• _Task prompt_
An exact repetition of the listing is required.

• _Supplied data_
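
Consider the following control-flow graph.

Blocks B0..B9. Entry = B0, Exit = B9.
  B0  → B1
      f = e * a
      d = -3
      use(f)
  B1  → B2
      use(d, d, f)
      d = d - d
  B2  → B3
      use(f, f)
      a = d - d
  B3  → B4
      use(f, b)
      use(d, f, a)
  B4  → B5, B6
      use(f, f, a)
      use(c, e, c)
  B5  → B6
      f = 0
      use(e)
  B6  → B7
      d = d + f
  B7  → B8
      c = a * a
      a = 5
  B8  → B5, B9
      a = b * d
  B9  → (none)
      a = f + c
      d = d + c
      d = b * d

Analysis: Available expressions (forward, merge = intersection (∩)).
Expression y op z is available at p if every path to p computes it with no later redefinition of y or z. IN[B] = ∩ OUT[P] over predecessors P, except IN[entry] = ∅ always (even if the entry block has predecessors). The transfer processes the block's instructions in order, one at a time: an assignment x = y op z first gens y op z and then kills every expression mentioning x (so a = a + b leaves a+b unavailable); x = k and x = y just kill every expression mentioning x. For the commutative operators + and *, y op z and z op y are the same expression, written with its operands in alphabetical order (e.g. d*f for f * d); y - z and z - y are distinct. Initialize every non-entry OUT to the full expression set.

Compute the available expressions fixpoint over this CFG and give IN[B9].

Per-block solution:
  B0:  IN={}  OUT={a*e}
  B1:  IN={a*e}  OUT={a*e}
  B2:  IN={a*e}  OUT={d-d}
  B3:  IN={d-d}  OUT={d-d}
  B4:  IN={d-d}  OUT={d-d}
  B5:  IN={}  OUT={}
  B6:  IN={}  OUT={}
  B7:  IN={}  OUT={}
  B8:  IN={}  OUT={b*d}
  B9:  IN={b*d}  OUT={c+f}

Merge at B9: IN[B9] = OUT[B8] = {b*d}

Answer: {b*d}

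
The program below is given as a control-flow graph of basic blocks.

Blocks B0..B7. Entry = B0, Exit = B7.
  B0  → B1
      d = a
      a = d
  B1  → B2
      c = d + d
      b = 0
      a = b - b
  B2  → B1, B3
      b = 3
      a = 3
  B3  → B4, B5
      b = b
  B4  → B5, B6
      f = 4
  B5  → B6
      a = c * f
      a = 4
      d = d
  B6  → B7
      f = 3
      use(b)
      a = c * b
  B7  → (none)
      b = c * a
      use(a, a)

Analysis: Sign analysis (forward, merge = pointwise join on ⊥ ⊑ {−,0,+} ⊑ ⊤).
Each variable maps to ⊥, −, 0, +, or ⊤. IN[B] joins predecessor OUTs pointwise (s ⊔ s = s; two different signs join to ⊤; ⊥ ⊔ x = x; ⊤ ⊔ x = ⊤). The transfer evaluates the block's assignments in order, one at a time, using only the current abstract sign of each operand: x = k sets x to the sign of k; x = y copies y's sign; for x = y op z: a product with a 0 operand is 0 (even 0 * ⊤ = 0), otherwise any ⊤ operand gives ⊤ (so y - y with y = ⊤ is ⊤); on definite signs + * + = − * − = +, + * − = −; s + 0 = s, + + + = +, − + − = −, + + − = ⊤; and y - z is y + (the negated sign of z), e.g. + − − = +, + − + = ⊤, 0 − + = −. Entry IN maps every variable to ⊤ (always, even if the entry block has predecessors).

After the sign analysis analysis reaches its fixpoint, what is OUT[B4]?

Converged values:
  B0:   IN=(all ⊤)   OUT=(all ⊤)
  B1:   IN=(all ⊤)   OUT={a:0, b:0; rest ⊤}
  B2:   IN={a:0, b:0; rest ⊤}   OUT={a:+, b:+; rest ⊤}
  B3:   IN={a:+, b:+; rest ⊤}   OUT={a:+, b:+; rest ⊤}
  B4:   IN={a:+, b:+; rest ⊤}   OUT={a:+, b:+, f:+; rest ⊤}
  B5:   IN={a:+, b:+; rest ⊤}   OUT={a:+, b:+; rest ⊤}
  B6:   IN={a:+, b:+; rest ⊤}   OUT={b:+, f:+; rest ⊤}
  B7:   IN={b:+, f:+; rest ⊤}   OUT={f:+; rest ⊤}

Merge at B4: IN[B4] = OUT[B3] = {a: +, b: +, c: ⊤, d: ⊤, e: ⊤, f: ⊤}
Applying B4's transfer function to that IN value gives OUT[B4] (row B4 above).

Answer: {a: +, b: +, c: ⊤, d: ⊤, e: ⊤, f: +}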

• _Exercise output_
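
Consider the following control-flow graph.

Blocks B0..B9. Entry = B0, Exit = B9.
  B0  → B1
      f = e * a
      d = -3
      use(f)
  B1  → B2
      use(d, d, f)
      d = d - d
  B2  → B3
      use(f, f)
      a = d - d
  B3  → B4
      use(f, b)
      use(d, f, a)
  B4  → B5, B6
      use(f, f, a)
      use(c, e, c)
  B5  → B6
      f = 0
      use(e)
  B6  → B7
      d = d + f
  B7  → B8
      c = a * a
      a = 5
  B8  → B5, B9
      a = b * d
  B9  → (none)
      a = f + c
      d = d + c
      d = b * d

Analysis: Available expressions (forward, merge = intersection (∩)).
Expression y op z is available at p if every path to p computes it with no later redefinition of y or z. IN[B] = ∩ OUT[P] over predecessors P, except IN[entry] = ∅ always (even if the entry block has predecessors). The transfer processes the block's instructions in order, one at a time: an assignment x = y op z first gens y op z and then kills every expression mentioning x (so a = a + b leaves a+b unavailable); x = k and x = y just kill every expression mentioning x. For the commutative operators + and *, y op z and z op y are the same expression, written with its operands in alphabetical order (e.g. d*f for f * d); y - z and z - y are distinct. Initialize every non-entry OUT to the full expression set.

Compute the available expressions fixpoint over this CFG and give IN[B9].

Per-block solution:
  B0:  IN={}  OUT={a*e}
  B1:  IN={a*e}  OUT={a*e}
  B2:  IN={a*e}  OUT={d-d}
  B3:  IN={d-d}  OUT={d-d}
  B4:  IN={d-d}  OUT={d-d}
  B5:  IN={}  OUT={}
  B6:  IN={}  OUT={}
  B7:  IN={}  OUT={}
  B8:  IN={}  OUT={b*d}
  B9:  IN={b*d}  OUT={c+f}

Merge at B9: IN[B9] = OUT[B8] = {b*d}

Answer: {b*d}

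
The program below is given as a control-flow graph of basic blocks.

Blocks B0..B7. Entry = B0, Exit = B7.
  B0  → B1
      d = a
      a = d
  B1  → B2
      c = d + d
      b = 0
      a = b - b
  B2  → B1, B3
      b = 3
      a = 3
  B3  → B4, B5
      b = b
  B4  → B5, B6
      f = 4
  B5  → B6
      a = c * f
      a = 4
      d = d
  B6  → B7
      f = 3
      use(b)
      a = c * b
  B7  → (none)
      b = c * a
      use(a, a)

Analysis: Sign analysis (forward, merge = pointwise join on ⊥ ⊑ {−,0,+} ⊑ ⊤).
Each variable maps to ⊥, −, 0, +, or ⊤. IN[B] joins predecessor OUTs pointwise (s ⊔ s = s; two different signs join to ⊤; ⊥ ⊔ x = x; ⊤ ⊔ x = ⊤). The transfer evaluates the block's assignments in order, one at a time, using only the current abstract sign of each operand: x = k sets x to the sign of k; x = y copies y's sign; for x = y op z: a product with a 0 operand is 0 (even 0 * ⊤ = 0), otherwise any ⊤ operand gives ⊤ (so y - y with y = ⊤ is ⊤); on definite signs + * + = − * − = +, + * − = −; s + 0 = s, + + + = +, − + − = −, + + − = ⊤; and y - z is y + (the negated sign of z), e.g. + − − = +, + − + = ⊤, 0 − + = −. Entry IN maps every variable to ⊤ (always, even if the entry block has predecessors).

After the sign analysis analysis reaches its fixpoint, what is OUT[B4]?

Converged values:
  B0:   IN=(all ⊤)   OUT=(all ⊤)
  B1:   IN=(all ⊤)   OUT={a:0, b:0; rest ⊤}
  B2:   IN={a:0, b:0; rest ⊤}   OUT={a:+, b:+; rest ⊤}
  B3:   IN={a:+, b:+; rest ⊤}   OUT={a:+, b:+; rest ⊤}
  B4:   IN={a:+, b:+; rest ⊤}   OUT={a:+, b:+, f:+; rest ⊤}
  B5:   IN={a:+, b:+; rest ⊤}   OUT={a:+, b:+; rest ⊤}
  B6:   IN={a:+, b:+; rest ⊤}   OUT={b:+, f:+; rest ⊤}
  B7:   IN={b:+, f:+; rest ⊤}   OUT={f:+; rest ⊤}

Merge at B4: IN[B4] = OUT[B3] = {a: +, b: +, c: ⊤, d: ⊤, e: ⊤, f: ⊤}
Applying B4's transfer function to that IN value gives OUT[B4] (row B4 above).

Answer: {a: +, b: +, c: ⊤, d: ⊤, e: ⊤, f: +}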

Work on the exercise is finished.